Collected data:

----

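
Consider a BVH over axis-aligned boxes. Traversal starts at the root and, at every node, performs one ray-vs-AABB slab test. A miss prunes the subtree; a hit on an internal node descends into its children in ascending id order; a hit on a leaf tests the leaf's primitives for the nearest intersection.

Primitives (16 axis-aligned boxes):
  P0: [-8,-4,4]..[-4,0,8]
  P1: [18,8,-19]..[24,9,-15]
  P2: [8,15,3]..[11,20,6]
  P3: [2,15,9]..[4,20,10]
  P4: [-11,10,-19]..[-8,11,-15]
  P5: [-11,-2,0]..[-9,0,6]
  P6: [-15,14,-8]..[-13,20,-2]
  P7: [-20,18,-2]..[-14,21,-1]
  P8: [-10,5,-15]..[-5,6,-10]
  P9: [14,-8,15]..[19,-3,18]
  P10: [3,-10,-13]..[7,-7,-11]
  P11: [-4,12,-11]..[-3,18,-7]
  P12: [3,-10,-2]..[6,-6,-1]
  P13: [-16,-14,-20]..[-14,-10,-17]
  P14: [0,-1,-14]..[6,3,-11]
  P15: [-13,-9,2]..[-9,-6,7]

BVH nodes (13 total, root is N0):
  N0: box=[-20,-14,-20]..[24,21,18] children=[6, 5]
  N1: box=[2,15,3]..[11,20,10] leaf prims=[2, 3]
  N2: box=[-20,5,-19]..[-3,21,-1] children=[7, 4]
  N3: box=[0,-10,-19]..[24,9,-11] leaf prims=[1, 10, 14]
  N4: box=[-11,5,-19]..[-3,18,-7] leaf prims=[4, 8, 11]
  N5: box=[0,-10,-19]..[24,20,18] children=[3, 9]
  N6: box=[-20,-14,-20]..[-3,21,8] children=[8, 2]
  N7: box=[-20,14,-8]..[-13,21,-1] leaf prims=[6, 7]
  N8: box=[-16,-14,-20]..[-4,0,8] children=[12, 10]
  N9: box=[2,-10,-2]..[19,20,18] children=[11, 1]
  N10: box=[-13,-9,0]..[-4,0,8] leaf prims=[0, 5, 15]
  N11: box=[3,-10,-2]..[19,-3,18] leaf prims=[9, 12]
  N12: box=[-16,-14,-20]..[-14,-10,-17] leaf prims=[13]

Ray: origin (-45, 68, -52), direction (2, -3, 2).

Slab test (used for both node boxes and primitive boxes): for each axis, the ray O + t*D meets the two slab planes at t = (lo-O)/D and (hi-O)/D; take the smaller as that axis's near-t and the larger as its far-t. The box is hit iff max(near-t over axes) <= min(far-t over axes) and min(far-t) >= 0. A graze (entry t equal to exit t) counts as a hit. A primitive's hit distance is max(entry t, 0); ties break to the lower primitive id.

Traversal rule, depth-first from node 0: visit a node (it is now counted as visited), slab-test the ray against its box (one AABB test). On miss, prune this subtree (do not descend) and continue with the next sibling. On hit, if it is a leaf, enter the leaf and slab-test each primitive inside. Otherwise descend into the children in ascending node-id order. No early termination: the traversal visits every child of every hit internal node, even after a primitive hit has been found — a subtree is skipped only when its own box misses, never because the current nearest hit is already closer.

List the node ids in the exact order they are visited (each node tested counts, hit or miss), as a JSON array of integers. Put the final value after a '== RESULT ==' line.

Trace the traversal:
N0 x:[25/2,69/2] y:[47/3,82/3] z:[16,35] -> hit [16,82/3], descend [5, 6]
  N5 x:[45/2,69/2] y:[16,26] z:[33/2,35] -> hit [45/2,26], descend [3, 9]
    N3 x:[45/2,69/2] y:[59/3,26] z:[33/2,41/2] -> miss, prune
    N9 x:[47/2,32] y:[16,26] z:[25,35] -> hit [25,26], descend [1, 11]
      N1 x:[47/2,28] y:[16,53/3] z:[55/2,31] -> miss, prune
      N11 x:[24,32] y:[71/3,26] z:[25,35] -> hit [25,26] leaf, test {P9(miss), P12@t=25}
  N6 x:[25/2,21] y:[47/3,82/3] z:[16,30] -> hit [16,21], descend [2, 8]
    N2 x:[25/2,21] y:[47/3,21] z:[33/2,51/2] -> hit [33/2,21], descend [4, 7]
      N4 x:[17,21] y:[50/3,21] z:[33/2,45/2] -> hit [17,21] leaf, test {P4(miss), P8(miss), P11(miss)}
      N7 x:[25/2,16] y:[47/3,18] z:[22,51/2] -> miss, prune
    N8 x:[29/2,41/2] y:[68/3,82/3] z:[16,30] -> miss, prune

Visited [0, 5, 3, 9, 1, 11, 6, 2, 4, 7, 8]. Tests: 11 box, 2 leaf. Nearest: P12.

== RESULT ==
[0, 5, 3, 9, 1, 11, 6, 2, 4, 7, 8]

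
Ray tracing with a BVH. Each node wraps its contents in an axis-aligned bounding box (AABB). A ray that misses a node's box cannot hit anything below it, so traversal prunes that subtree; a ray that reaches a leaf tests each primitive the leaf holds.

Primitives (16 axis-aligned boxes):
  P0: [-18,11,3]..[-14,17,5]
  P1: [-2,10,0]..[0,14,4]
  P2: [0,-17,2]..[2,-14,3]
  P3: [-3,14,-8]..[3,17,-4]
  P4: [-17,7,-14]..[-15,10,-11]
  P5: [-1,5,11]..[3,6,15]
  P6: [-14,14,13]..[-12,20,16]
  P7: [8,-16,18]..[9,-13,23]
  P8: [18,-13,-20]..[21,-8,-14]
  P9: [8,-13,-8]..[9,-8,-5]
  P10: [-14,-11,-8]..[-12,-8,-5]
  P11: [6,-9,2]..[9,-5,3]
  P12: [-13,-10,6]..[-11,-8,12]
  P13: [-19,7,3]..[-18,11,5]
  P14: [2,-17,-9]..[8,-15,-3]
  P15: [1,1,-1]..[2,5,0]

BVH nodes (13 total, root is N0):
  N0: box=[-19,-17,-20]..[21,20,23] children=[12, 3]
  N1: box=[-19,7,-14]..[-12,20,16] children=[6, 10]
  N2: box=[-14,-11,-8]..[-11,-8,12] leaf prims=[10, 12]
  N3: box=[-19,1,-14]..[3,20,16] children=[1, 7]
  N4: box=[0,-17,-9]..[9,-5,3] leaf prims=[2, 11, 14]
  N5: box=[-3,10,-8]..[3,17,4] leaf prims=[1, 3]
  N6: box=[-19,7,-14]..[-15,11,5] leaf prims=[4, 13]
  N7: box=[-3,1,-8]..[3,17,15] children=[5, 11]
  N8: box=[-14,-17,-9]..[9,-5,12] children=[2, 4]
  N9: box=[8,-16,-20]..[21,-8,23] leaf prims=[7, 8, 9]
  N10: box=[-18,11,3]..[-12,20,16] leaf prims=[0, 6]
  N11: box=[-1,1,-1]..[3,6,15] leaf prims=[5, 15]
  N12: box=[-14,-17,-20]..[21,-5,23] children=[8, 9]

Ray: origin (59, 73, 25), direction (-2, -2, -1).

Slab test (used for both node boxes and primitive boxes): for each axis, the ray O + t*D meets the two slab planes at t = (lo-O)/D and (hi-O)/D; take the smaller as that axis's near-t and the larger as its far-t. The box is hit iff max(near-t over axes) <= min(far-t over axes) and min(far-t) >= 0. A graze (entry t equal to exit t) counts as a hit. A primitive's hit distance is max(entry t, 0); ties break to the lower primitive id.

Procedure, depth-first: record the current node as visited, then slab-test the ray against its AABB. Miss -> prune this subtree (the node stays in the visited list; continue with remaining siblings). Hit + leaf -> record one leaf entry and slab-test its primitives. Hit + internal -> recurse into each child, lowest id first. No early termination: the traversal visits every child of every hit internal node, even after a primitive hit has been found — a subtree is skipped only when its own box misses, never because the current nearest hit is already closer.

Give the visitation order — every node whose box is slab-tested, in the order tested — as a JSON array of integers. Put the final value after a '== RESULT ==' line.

Walk:
N0 x:[19,39] y:[53/2,45] z:[2,45] -> hit [53/2,39], descend [3, 12]
  N3 x:[28,39] y:[53/2,36] z:[9,39] -> hit [28,36], descend [1, 7]
    N1 x:[71/2,39] y:[53/2,33] z:[9,39] -> miss, prune
    N7 x:[28,31] y:[28,36] z:[10,33] -> hit [28,31], descend [5, 11]
      N5 x:[28,31] y:[28,63/2] z:[21,33] -> hit [28,31] leaf, test {P1(miss), P3@t=29}
      N11 x:[28,30] y:[67/2,36] z:[10,26] -> miss, prune
  N12 x:[19,73/2] y:[39,45] z:[2,45] -> miss, prune

order=[0, 3, 1, 7, 5, 11, 12]  |boxes|=7  |leaves|=1  hit=P3

== RESULT ==
[0, 3, 1, 7, 5, 11, 12]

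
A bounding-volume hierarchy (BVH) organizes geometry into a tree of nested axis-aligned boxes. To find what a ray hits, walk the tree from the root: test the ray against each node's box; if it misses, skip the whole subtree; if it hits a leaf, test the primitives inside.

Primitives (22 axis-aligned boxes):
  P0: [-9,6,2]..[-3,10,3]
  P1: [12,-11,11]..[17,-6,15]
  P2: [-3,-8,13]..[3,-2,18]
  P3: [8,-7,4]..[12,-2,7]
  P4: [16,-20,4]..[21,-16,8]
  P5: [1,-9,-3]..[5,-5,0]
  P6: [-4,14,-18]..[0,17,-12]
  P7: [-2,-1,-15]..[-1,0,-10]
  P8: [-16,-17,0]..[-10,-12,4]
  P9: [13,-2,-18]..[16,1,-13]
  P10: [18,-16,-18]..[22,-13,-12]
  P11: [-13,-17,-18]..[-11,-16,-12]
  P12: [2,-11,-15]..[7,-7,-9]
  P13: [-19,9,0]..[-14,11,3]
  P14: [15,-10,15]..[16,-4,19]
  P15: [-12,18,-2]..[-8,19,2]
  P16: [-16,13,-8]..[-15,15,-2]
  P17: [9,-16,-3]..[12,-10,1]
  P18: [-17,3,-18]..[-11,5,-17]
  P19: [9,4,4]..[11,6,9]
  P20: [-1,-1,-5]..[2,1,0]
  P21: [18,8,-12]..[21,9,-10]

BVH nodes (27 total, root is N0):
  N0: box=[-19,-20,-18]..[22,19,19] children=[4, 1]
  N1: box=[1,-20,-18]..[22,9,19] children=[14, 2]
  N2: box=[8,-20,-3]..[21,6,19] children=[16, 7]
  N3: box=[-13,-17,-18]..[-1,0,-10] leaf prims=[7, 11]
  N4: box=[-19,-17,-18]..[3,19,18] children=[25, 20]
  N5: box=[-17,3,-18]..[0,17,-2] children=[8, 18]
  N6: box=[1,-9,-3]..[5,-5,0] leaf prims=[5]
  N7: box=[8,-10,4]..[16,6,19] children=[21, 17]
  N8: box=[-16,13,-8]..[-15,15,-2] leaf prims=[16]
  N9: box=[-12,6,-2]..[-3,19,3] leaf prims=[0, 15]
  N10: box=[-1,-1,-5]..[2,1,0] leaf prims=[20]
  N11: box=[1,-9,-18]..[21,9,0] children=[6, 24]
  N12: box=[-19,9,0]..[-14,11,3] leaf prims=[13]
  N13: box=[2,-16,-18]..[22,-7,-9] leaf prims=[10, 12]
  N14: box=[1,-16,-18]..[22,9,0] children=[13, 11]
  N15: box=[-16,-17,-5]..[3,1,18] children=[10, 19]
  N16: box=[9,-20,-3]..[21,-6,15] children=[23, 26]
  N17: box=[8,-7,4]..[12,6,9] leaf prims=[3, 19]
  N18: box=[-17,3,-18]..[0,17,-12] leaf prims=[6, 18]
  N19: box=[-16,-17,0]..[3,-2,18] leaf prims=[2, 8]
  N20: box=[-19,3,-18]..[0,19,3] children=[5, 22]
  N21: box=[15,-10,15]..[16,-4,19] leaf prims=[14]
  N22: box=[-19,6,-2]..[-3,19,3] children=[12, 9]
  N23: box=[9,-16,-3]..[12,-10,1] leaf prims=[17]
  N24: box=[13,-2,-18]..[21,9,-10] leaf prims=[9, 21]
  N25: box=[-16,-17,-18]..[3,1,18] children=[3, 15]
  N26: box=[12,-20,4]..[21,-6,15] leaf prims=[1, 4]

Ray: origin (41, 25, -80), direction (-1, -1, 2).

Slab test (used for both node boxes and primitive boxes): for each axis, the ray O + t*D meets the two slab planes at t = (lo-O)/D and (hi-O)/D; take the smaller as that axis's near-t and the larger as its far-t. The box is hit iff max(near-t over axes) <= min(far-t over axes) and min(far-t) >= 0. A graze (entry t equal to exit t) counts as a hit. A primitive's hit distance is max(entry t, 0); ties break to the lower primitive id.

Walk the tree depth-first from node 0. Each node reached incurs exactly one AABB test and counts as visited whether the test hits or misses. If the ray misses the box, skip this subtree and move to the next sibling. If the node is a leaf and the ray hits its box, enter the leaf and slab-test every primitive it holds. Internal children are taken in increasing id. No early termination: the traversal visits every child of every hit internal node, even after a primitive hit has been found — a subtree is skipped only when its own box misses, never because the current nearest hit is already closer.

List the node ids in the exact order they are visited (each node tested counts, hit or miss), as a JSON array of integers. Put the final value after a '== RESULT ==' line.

Traverse from the root:
N0 x:[19,60] y:[6,45] z:[31,99/2] -> hit [31,45], descend [1, 4]
  N1 x:[19,40] y:[16,45] z:[31,99/2] -> hit [31,40], descend [2, 14]
    N2 x:[20,33] y:[19,45] z:[77/2,99/2] -> miss, prune
    N14 x:[19,40] y:[16,41] z:[31,40] -> hit [31,40], descend [11, 13]
      N11 x:[20,40] y:[16,34] z:[31,40] -> hit [31,34], descend [6, 24]
        N6 x:[36,40] y:[30,34] z:[77/2,40] -> miss, prune
        N24 x:[20,28] y:[16,27] z:[31,35] -> miss, prune
      N13 x:[19,39] y:[32,41] z:[31,71/2] -> hit [32,71/2] leaf, test {P10(miss), P12@t=34}
  N4 x:[38,60] y:[6,42] z:[31,49] -> hit [38,42], descend [20, 25]
    N20 x:[41,60] y:[6,22] z:[31,83/2] -> miss, prune
    N25 x:[38,57] y:[24,42] z:[31,49] -> hit [38,42], descend [3, 15]
      N3 x:[42,54] y:[25,42] z:[31,35] -> miss, prune
      N15 x:[38,57] y:[24,42] z:[75/2,49] -> hit [38,42], descend [10, 19]
        N10 x:[39,42] y:[24,26] z:[75/2,40] -> miss, prune
        N19 x:[38,57] y:[27,42] z:[40,49] -> hit [40,42] leaf, test {P2(miss), P8(miss)}

order=[0, 1, 2, 14, 11, 6, 24, 13, 4, 20, 25, 3, 15, 10, 19]  |boxes|=15  |leaves|=2  hit=P12

== RESULT ==
[0, 1, 2, 14, 11, 6, 24, 13, 4, 20, 25, 3, 15, 10, 19]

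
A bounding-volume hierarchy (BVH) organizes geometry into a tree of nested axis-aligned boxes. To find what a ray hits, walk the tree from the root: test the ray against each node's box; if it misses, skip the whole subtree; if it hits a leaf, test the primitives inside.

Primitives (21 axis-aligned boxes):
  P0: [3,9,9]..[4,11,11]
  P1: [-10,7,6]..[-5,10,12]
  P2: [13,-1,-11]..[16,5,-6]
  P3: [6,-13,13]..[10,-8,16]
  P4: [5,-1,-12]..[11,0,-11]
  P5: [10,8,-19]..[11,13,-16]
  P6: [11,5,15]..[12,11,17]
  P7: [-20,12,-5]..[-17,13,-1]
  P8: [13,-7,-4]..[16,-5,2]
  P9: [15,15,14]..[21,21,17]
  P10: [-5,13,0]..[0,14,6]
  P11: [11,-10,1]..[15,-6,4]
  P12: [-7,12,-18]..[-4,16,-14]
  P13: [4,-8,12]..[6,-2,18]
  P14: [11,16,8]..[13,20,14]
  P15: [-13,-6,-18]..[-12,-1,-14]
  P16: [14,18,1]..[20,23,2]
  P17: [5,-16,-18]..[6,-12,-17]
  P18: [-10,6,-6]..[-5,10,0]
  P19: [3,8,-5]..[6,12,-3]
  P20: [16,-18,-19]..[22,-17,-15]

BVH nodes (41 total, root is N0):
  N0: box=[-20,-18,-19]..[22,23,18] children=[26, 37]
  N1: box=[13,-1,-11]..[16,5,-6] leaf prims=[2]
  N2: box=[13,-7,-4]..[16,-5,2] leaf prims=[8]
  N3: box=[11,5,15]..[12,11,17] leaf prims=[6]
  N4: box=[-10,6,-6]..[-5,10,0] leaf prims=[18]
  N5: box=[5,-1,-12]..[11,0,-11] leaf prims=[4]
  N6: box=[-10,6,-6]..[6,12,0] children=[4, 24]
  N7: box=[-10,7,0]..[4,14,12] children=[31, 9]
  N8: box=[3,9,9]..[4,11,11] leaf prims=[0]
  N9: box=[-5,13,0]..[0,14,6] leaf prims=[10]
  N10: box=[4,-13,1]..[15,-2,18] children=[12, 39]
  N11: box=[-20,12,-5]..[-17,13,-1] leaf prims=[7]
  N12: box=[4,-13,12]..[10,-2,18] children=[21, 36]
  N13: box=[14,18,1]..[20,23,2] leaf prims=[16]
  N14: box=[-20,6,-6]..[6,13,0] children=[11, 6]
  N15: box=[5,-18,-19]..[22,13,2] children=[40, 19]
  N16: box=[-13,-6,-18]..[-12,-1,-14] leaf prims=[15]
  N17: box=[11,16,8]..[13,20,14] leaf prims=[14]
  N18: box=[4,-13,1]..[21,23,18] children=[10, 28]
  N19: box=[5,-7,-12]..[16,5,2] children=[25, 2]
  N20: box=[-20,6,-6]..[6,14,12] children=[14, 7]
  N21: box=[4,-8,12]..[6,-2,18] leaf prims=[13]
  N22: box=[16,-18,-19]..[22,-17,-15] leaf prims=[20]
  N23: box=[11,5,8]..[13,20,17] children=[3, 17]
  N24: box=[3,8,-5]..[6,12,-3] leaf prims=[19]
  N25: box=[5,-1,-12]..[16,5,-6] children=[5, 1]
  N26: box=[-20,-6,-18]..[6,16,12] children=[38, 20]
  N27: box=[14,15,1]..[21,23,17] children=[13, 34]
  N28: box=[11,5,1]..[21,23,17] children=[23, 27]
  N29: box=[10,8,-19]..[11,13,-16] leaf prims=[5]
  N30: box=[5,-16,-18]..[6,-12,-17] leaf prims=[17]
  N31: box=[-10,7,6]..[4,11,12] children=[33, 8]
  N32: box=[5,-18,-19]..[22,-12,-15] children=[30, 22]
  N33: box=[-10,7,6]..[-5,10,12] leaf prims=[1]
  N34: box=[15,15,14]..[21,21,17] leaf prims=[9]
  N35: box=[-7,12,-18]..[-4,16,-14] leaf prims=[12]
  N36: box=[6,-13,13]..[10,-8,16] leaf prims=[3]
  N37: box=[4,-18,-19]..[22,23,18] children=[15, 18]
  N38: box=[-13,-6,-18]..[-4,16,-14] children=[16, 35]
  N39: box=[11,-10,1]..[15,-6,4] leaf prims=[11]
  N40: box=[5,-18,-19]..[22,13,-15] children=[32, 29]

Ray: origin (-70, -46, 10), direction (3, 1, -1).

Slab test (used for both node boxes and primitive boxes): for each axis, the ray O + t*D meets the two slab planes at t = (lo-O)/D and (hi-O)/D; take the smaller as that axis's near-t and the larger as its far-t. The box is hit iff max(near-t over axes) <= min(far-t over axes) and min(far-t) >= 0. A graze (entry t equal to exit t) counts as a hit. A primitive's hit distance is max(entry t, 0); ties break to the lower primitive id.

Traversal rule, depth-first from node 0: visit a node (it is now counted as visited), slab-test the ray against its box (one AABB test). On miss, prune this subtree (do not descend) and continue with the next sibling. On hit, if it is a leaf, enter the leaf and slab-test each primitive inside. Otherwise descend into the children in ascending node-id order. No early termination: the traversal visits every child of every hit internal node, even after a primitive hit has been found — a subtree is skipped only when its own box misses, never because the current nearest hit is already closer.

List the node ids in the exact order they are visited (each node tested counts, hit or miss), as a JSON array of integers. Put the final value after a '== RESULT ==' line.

Walk:
N0 x:[50/3,92/3] y:[28,69] z:[-8,29] -> hit [28,29], descend [26, 37]
  N26 x:[50/3,76/3] y:[40,62] z:[-2,28] -> miss, prune
  N37 x:[74/3,92/3] y:[28,69] z:[-8,29] -> hit [28,29], descend [15, 18]
    N15 x:[25,92/3] y:[28,59] z:[8,29] -> hit [28,29], descend [19, 40]
      N19 x:[25,86/3] y:[39,51] z:[8,22] -> miss, prune
      N40 x:[25,92/3] y:[28,59] z:[25,29] -> hit [28,29], descend [29, 32]
        N29 x:[80/3,27] y:[54,59] z:[26,29] -> miss, prune
        N32 x:[25,92/3] y:[28,34] z:[25,29] -> hit [28,29], descend [22, 30]
          N22 x:[86/3,92/3] y:[28,29] z:[25,29] -> hit [86/3,29] leaf, test {P20@t=86/3}
          N30 x:[25,76/3] y:[30,34] z:[27,28] -> miss, prune
    N18 x:[74/3,91/3] y:[33,69] z:[-8,9] -> miss, prune

11 AABB tests over nodes [0, 26, 37, 15, 19, 40, 29, 32, 22, 30, 18]; 1 leaf entered; closest P20.

== RESULT ==
[0, 26, 37, 15, 19, 40, 29, 32, 22, 30, 18]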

----

EXERCISE INSTRUCTIONS:
When you reach the line containing "N1: box=[1,-20,-18]..[22,9,19] children=[14, 2]" in the data above, start copying exactly, and stop after the line containing "Ray: origin (41, 25, -80), direction".

ANSWER SECTION:
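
  N1: box=[1,-20,-18]..[22,9,19] children=[14, 2]
  N2: box=[8,-20,-3]..[21,6,19] children=[16, 7]
  N3: box=[-13,-17,-18]..[-1,0,-10] leaf prims=[7, 11]
  N4: box=[-19,-17,-18]..[3,19,18] children=[25, 20]
  N5: box=[-17,3,-18]..[0,17,-2] children=[8, 18]
  N6: box=[1,-9,-3]..[5,-5,0] leaf prims=[5]
  N7: box=[8,-10,4]..[16,6,19] children=[21, 17]
  N8: box=[-16,13,-8]..[-15,15,-2] leaf prims=[16]
  N9: box=[-12,6,-2]..[-3,19,3] leaf prims=[0, 15]
  N10: box=[-1,-1,-5]..[2,1,0] leaf prims=[20]
  N11: box=[1,-9,-18]..[21,9,0] children=[6, 24]
  N12: box=[-19,9,0]..[-14,11,3] leaf prims=[13]
  N13: box=[2,-16,-18]..[22,-7,-9] leaf prims=[10, 12]
  N14: box=[1,-16,-18]..[22,9,0] children=[13, 11]
  N15: box=[-16,-17,-5]..[3,1,18] children=[10, 19]
  N16: box=[9,-20,-3]..[21,-6,15] children=[23, 26]
  N17: box=[8,-7,4]..[12,6,9] leaf prims=[3, 19]
  N18: box=[-17,3,-18]..[0,17,-12] leaf prims=[6, 18]
  N19: box=[-16,-17,0]..[3,-2,18] leaf prims=[2, 8]
  N20: box=[-19,3,-18]..[0,19,3] children=[5, 22]
  N21: box=[15,-10,15]..[16,-4,19] leaf prims=[14]
  N22: box=[-19,6,-2]..[-3,19,3] children=[12, 9]
  N23: box=[9,-16,-3]..[12,-10,1] leaf prims=[17]
  N24: box=[13,-2,-18]..[21,9,-10] leaf prims=[9, 21]
  N25: box=[-16,-17,-18]..[3,1,18] children=[3, 15]
  N26: box=[12,-20,4]..[21,-6,15] leaf prims=[1, 4]

Ray: origin (41, 25, -80), direction (-1, -1, 2).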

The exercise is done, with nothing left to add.